── Provided entries ──
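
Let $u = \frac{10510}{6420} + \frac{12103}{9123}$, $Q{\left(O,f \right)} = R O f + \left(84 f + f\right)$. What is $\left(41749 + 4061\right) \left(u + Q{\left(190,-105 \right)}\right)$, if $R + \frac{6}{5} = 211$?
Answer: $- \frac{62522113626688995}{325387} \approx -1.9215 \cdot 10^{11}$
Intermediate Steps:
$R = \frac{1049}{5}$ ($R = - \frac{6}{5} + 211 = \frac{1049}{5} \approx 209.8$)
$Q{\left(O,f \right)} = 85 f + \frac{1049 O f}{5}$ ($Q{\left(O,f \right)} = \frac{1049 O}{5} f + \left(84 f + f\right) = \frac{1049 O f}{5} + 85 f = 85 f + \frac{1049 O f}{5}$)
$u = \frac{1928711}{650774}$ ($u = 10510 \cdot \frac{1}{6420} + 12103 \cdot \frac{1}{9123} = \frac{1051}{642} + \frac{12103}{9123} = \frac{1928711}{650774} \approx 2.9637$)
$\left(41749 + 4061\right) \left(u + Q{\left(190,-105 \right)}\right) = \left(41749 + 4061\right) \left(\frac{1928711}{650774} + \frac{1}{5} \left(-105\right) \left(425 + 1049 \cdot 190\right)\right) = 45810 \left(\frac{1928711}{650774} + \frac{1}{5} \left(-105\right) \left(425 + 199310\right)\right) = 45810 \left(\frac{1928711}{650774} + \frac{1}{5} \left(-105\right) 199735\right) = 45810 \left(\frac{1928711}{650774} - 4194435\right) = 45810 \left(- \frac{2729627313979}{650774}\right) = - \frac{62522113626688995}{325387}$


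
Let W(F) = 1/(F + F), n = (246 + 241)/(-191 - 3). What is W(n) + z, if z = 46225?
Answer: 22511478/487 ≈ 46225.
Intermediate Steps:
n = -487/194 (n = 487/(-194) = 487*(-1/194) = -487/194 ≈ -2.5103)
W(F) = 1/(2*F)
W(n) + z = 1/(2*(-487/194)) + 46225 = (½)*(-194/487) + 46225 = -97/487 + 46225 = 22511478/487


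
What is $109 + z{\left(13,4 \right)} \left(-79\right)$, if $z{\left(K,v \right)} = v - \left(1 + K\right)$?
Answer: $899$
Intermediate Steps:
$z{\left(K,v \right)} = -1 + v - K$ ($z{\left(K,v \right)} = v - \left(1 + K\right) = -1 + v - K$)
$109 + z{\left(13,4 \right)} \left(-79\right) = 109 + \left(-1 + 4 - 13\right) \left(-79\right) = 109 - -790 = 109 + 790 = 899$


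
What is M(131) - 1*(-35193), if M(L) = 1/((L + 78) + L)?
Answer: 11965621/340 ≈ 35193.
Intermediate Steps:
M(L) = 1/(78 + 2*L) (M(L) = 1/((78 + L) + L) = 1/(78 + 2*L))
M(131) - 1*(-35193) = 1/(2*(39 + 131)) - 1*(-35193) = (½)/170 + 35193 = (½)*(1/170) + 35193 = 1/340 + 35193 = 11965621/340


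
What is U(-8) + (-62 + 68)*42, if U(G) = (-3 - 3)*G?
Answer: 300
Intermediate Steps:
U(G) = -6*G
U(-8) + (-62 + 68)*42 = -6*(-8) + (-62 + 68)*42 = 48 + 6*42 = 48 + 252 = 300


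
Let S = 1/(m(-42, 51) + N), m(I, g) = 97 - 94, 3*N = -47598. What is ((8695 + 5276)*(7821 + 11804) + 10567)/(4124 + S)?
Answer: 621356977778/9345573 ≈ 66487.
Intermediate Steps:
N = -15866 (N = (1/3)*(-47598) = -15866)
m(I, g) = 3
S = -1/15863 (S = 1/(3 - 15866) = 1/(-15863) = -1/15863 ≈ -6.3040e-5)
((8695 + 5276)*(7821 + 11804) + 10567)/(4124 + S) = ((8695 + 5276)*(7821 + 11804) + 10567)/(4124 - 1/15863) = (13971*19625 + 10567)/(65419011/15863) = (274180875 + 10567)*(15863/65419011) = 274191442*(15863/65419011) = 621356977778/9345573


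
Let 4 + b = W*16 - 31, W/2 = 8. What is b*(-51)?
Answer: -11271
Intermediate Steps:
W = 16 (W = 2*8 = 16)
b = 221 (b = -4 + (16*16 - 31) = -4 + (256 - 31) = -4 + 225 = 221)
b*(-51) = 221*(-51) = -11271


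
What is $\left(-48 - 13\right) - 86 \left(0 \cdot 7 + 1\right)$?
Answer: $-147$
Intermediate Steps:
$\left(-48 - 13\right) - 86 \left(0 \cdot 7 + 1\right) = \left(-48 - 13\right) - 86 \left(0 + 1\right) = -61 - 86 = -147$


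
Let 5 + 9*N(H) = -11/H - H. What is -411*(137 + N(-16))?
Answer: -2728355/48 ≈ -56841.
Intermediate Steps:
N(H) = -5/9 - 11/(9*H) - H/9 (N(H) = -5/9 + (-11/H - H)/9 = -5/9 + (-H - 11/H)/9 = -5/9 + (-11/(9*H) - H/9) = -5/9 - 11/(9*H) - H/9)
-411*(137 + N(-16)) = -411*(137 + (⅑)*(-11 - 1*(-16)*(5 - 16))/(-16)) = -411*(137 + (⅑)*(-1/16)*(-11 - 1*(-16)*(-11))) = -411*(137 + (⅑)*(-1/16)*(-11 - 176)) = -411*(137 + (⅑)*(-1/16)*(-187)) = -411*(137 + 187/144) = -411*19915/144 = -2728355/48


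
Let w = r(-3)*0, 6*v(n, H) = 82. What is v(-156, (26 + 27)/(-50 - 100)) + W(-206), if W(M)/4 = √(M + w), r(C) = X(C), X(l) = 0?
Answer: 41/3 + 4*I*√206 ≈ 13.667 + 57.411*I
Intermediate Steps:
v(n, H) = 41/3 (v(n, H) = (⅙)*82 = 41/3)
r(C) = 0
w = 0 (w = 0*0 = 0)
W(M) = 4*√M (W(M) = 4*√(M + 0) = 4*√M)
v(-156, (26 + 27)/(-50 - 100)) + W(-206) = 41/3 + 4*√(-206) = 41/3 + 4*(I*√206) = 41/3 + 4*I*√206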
───
── Provided entries ──
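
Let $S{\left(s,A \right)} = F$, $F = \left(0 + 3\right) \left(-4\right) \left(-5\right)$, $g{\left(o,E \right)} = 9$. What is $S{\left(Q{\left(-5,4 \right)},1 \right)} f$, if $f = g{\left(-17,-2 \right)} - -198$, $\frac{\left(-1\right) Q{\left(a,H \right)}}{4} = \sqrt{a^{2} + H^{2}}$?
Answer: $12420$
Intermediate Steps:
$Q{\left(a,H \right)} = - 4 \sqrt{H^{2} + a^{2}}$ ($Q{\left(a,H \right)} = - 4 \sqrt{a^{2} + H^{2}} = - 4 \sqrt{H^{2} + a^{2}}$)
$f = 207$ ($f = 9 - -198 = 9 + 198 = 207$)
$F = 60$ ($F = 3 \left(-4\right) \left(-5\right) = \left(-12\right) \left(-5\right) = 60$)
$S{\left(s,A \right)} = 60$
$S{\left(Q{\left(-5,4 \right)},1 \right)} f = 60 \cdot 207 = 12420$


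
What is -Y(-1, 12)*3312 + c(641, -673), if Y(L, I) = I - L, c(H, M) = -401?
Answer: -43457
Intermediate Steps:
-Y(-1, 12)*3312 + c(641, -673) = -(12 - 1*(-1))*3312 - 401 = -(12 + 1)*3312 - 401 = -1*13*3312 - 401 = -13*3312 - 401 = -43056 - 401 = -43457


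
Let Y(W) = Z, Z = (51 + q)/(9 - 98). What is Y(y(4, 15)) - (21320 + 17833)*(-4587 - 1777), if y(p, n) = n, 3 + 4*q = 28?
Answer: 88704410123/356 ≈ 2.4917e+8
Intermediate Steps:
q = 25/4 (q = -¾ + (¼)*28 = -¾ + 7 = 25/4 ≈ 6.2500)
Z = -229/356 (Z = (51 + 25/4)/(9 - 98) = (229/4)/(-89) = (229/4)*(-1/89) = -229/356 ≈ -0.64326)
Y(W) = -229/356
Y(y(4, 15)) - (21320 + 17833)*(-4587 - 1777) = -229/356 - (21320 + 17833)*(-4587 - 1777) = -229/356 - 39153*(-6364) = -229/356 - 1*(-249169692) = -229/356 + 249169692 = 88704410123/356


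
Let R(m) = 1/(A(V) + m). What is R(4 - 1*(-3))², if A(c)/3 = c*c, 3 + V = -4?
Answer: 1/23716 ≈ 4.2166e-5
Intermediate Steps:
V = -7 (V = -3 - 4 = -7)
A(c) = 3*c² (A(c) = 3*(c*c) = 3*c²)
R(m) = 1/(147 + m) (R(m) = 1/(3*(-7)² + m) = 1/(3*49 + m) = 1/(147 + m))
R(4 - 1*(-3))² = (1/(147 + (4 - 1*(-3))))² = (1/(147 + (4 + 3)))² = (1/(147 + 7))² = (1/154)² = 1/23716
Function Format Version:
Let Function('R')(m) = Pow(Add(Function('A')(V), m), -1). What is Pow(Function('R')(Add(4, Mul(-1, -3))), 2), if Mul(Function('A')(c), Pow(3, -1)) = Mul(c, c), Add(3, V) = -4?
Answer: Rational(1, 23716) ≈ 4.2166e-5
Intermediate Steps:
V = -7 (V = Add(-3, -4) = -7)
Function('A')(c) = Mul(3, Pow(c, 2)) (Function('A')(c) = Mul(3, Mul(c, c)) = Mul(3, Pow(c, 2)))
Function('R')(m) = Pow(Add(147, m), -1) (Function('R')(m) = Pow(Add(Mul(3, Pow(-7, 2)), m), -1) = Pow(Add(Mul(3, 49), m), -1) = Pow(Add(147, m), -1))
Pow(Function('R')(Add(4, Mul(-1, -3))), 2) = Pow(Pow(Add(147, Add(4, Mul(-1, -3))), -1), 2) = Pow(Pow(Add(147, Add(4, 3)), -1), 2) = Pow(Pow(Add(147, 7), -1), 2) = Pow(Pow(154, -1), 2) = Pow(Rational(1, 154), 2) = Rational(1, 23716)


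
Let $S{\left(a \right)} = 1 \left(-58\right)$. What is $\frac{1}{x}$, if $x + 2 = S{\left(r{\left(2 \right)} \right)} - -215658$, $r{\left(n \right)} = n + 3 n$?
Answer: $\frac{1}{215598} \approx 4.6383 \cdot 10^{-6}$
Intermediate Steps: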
───
── Provided entries ──
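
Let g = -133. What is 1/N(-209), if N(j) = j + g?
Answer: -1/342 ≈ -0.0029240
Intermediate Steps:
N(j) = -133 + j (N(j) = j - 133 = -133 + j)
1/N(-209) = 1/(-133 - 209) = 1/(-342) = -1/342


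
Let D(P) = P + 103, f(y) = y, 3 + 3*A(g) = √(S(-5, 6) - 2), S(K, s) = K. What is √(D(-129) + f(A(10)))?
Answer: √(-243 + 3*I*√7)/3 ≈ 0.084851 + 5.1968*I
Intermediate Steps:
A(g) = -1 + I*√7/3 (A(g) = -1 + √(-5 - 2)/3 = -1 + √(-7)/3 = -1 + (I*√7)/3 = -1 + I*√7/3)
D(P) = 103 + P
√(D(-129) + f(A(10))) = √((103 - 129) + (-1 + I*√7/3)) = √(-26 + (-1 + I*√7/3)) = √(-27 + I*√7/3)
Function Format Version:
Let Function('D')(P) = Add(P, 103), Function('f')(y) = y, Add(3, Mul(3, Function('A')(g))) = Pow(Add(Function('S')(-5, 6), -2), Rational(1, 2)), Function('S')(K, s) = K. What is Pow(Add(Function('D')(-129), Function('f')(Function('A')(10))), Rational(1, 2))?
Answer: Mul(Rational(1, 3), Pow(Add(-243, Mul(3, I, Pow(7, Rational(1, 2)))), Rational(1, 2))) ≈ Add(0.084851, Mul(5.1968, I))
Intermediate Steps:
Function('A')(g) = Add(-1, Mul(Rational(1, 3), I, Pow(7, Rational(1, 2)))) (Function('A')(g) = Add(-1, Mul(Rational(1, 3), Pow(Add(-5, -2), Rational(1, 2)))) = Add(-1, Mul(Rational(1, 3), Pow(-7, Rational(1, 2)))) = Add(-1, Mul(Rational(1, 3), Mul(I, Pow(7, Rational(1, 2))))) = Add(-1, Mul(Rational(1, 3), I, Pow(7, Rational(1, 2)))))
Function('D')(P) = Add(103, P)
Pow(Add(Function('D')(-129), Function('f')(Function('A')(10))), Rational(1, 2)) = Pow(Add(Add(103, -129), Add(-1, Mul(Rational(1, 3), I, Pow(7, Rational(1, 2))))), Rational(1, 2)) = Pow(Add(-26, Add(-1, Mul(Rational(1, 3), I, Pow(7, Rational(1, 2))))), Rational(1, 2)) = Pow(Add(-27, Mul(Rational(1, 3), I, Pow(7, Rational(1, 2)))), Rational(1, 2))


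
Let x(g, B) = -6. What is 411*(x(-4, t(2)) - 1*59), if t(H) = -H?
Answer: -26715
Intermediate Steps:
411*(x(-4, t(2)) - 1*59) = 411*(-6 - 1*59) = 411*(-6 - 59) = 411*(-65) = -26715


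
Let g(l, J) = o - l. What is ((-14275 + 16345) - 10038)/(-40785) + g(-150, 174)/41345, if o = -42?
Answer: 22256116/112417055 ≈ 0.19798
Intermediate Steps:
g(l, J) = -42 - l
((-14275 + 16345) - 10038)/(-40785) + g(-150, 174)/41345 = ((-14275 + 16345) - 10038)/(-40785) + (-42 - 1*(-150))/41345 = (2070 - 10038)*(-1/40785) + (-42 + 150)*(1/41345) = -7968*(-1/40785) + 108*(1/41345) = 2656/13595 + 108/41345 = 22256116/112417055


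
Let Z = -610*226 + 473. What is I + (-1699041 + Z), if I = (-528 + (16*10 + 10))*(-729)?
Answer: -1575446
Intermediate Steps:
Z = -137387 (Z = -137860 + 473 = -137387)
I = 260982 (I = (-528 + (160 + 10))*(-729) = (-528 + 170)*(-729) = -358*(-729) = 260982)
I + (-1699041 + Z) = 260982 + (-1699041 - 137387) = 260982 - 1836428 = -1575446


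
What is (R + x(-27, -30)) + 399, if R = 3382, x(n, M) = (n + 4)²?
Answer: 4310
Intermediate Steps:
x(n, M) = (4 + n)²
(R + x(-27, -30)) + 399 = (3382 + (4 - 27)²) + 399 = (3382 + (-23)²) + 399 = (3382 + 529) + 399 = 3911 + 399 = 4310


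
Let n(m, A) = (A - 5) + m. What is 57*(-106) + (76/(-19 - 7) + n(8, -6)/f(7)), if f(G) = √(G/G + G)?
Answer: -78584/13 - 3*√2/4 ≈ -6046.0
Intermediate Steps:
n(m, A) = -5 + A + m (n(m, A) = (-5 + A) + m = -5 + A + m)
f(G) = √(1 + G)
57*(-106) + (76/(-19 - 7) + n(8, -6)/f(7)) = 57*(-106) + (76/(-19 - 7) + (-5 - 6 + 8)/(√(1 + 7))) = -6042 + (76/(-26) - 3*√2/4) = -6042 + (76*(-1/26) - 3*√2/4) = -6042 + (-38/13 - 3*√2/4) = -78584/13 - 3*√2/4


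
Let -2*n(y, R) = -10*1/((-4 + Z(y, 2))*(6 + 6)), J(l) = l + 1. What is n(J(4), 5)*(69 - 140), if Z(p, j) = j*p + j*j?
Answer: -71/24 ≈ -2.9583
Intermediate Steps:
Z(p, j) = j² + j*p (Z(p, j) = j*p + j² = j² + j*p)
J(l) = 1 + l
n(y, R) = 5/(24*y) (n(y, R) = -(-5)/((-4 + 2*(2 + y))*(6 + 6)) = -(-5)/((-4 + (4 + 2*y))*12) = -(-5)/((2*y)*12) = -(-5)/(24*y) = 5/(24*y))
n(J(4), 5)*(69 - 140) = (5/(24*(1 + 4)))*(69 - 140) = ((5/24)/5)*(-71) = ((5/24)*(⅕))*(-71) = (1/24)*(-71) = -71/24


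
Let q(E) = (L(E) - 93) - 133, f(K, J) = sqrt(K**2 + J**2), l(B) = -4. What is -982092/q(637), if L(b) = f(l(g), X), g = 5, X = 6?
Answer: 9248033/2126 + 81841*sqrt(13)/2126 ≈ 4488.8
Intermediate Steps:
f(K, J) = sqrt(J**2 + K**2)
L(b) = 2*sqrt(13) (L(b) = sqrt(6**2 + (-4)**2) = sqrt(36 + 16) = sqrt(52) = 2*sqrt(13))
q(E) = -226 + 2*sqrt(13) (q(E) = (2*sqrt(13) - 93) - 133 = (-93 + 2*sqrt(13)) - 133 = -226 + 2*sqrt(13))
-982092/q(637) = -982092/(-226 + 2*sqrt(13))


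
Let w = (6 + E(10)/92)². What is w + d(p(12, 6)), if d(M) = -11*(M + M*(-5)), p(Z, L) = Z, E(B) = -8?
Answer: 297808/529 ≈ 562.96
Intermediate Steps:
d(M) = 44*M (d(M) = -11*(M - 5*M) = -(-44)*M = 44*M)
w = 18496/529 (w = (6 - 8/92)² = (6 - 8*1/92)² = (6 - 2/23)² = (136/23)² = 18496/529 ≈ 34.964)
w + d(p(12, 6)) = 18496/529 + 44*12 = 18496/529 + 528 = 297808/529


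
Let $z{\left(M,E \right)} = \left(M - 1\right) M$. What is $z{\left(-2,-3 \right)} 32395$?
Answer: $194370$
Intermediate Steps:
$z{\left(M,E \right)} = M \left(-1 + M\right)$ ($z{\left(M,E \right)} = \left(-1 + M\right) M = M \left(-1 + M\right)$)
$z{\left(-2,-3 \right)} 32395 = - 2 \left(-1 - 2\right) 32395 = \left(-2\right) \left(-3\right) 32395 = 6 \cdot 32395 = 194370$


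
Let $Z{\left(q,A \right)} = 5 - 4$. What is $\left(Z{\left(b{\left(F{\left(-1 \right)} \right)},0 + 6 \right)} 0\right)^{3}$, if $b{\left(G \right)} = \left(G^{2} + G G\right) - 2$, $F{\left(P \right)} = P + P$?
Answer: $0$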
───
**Work item:** Both the line containing "f + f\right)$." and the line containing "Answer: 11965621/340 ≈ 35193." belong in the answer. Print them and every line above that falls between them exactly, and no others.

**Your response:**
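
Let $u = \frac{10510}{6420} + \frac{12103}{9123}$, $Q{\left(O,f \right)} = R O f + \left(84 f + f\right)$. What is $\left(41749 + 4061\right) \left(u + Q{\left(190,-105 \right)}\right)$, if $R + \frac{6}{5} = 211$?
Answer: $- \frac{62522113626688995}{325387} \approx -1.9215 \cdot 10^{11}$
Intermediate Steps:
$R = \frac{1049}{5}$ ($R = - \frac{6}{5} + 211 = \frac{1049}{5} \approx 209.8$)
$Q{\left(O,f \right)} = 85 f + \frac{1049 O f}{5}$ ($Q{\left(O,f \right)} = \frac{1049 O}{5} f + \left(84 f + f\right) = \frac{1049 O f}{5} + 85 f = 85 f + \frac{1049 O f}{5}$)
$u = \frac{1928711}{650774}$ ($u = 10510 \cdot \frac{1}{6420} + 12103 \cdot \frac{1}{9123} = \frac{1051}{642} + \frac{12103}{9123} = \frac{1928711}{650774} \approx 2.9637$)
$\left(41749 + 4061\right) \left(u + Q{\left(190,-105 \right)}\right) = \left(41749 + 4061\right) \left(\frac{1928711}{650774} + \frac{1}{5} \left(-105\right) \left(425 + 1049 \cdot 190\right)\right) = 45810 \left(\frac{1928711}{650774} + \frac{1}{5} \left(-105\right) \left(425 + 199310\right)\right) = 45810 \left(\frac{1928711}{650774} + \frac{1}{5} \left(-105\right) 199735\right) = 45810 \left(\frac{1928711}{650774} - 4194435\right) = 45810 \left(- \frac{2729627313979}{650774}\right) = - \frac{62522113626688995}{325387}$


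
Let W(F) = 1/(F + F), n = (246 + 241)/(-191 - 3). What is W(n) + z, if z = 46225?
Answer: 22511478/487 ≈ 46225.
Intermediate Steps:
n = -487/194 (n = 487/(-194) = 487*(-1/194) = -487/194 ≈ -2.5103)
W(F) = 1/(2*F)
W(n) + z = 1/(2*(-487/194)) + 46225 = (½)*(-194/487) + 46225 = -97/487 + 46225 = 22511478/487


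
What is $109 + z{\left(13,4 \right)} \left(-79\right)$, if $z{\left(K,v \right)} = v - \left(1 + K\right)$?
Answer: $899$
Intermediate Steps:
$z{\left(K,v \right)} = -1 + v - K$ ($z{\left(K,v \right)} = v - \left(1 + K\right) = -1 + v - K$)
$109 + z{\left(13,4 \right)} \left(-79\right) = 109 + \left(-1 + 4 - 13\right) \left(-79\right) = 109 - -790 = 109 + 790 = 899$


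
What is M(131) - 1*(-35193), if M(L) = 1/((L + 78) + L)?
Answer: 11965621/340 ≈ 35193.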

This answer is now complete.